▸ **PROBLEM REQUIREMENTS**: For this exercise, reproduce the entries below exactly, but only from the line containing "Star J has a" through the line containing "A star at d = 9.11", both included.
____ RECORD SET
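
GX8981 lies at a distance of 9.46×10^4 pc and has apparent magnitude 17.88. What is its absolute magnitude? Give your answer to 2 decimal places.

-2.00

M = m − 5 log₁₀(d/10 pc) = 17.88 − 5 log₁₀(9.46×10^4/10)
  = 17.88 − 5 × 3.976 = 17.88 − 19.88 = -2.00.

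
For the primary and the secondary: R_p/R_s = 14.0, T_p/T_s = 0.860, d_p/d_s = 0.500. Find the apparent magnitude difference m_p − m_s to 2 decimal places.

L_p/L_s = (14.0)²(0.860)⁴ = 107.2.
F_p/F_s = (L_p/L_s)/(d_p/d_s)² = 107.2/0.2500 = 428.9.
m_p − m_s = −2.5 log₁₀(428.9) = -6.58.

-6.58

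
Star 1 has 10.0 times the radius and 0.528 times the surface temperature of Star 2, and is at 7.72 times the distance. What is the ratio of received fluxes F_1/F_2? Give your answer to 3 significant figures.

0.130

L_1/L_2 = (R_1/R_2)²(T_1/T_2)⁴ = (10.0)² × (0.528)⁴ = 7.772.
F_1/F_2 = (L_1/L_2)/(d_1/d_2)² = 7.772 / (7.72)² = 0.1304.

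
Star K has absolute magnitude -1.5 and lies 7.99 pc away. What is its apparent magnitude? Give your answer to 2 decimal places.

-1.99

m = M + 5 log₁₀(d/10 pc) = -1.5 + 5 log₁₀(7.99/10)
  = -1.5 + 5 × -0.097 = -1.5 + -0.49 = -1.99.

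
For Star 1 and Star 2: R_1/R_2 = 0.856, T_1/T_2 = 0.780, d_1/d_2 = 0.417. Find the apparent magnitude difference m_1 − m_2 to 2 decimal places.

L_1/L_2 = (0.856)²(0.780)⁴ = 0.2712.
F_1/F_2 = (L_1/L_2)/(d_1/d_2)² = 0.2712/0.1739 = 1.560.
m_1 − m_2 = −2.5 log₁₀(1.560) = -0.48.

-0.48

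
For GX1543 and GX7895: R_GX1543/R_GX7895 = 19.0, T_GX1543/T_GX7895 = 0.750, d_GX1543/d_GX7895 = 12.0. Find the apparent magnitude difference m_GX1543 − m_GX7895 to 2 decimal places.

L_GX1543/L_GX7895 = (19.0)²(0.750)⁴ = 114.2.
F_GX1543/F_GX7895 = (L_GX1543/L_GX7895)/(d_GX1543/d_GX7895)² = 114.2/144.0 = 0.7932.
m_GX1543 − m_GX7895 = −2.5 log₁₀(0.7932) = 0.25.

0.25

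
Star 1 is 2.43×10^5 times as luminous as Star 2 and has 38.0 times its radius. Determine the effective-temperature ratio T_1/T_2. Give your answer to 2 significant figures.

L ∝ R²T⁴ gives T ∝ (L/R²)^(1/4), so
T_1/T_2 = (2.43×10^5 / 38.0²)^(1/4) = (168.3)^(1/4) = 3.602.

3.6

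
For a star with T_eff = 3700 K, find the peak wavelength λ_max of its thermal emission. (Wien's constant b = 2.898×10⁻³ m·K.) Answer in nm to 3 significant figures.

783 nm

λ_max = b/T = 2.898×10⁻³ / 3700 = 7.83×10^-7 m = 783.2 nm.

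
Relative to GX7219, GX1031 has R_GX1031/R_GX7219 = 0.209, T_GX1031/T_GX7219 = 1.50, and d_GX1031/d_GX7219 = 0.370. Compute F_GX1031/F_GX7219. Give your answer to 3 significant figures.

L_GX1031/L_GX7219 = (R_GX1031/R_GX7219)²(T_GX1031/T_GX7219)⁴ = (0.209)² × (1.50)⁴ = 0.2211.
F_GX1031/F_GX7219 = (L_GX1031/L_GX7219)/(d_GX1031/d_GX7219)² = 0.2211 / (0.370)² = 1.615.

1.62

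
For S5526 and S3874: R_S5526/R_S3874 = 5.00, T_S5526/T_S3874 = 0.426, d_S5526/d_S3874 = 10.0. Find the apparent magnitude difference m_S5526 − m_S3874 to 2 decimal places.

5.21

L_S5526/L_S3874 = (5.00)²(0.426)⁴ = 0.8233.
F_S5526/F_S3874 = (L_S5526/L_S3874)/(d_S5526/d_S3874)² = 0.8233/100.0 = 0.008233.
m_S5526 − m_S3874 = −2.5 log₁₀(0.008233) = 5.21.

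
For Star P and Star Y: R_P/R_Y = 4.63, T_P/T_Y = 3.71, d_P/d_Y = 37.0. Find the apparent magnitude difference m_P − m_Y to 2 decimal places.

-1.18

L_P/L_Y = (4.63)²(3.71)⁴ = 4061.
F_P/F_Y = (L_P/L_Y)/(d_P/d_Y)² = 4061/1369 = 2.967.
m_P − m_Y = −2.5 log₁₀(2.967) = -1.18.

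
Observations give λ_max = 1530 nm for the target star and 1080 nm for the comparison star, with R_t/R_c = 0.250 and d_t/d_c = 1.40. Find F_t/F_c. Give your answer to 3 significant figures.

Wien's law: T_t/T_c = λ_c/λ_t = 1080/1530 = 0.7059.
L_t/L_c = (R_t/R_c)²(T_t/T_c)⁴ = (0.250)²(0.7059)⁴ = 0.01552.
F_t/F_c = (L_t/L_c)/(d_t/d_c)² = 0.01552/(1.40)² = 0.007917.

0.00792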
________
____ RECORD SET
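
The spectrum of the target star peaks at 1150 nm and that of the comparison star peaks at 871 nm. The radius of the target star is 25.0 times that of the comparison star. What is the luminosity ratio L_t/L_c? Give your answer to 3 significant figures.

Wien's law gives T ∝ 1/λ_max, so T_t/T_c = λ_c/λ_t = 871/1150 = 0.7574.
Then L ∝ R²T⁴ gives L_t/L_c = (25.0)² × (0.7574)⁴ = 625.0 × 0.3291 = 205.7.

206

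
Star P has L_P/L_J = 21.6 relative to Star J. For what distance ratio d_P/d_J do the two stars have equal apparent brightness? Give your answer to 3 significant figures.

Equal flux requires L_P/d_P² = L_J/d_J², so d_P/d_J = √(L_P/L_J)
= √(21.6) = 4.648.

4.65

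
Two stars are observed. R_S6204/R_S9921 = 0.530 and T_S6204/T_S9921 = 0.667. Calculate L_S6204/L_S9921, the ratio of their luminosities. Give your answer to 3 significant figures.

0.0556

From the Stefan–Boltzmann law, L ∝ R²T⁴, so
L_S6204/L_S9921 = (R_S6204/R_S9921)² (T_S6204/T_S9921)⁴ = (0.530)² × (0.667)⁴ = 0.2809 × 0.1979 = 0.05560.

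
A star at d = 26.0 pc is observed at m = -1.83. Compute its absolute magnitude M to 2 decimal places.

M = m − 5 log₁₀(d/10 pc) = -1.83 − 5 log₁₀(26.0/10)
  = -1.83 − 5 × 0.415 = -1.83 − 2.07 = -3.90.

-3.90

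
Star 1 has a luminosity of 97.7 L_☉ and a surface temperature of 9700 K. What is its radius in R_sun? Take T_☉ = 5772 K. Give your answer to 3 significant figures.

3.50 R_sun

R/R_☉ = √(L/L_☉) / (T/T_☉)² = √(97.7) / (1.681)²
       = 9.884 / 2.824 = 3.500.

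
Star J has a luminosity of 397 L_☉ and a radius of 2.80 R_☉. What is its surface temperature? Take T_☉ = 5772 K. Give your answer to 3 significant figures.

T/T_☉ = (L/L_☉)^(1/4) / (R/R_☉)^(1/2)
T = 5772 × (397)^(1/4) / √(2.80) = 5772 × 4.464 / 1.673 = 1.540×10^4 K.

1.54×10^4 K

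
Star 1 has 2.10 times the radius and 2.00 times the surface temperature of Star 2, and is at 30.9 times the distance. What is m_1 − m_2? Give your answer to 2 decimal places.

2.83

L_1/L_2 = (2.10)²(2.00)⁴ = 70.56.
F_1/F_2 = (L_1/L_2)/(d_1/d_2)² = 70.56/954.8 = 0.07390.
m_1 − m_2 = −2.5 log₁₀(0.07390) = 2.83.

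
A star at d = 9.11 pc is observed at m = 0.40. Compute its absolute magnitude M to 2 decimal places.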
________
▸ **OUTPUT FOR THIS EXERCISE**:
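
Star J has a luminosity of 397 L_☉ and a radius of 2.80 R_☉. What is its surface temperature? Take T_☉ = 5772 K. Give your answer to 3 significant figures.

T/T_☉ = (L/L_☉)^(1/4) / (R/R_☉)^(1/2)
T = 5772 × (397)^(1/4) / √(2.80) = 5772 × 4.464 / 1.673 = 1.540×10^4 K.

1.54×10^4 K

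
Star 1 has 2.10 times the radius and 2.00 times the surface temperature of Star 2, and is at 30.9 times the distance. What is m_1 − m_2? Give your answer to 2 decimal places.

2.83

L_1/L_2 = (2.10)²(2.00)⁴ = 70.56.
F_1/F_2 = (L_1/L_2)/(d_1/d_2)² = 70.56/954.8 = 0.07390.
m_1 − m_2 = −2.5 log₁₀(0.07390) = 2.83.

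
A star at d = 9.11 pc is observed at m = 0.40. Compute its absolute magnitude M to 2 decimal places.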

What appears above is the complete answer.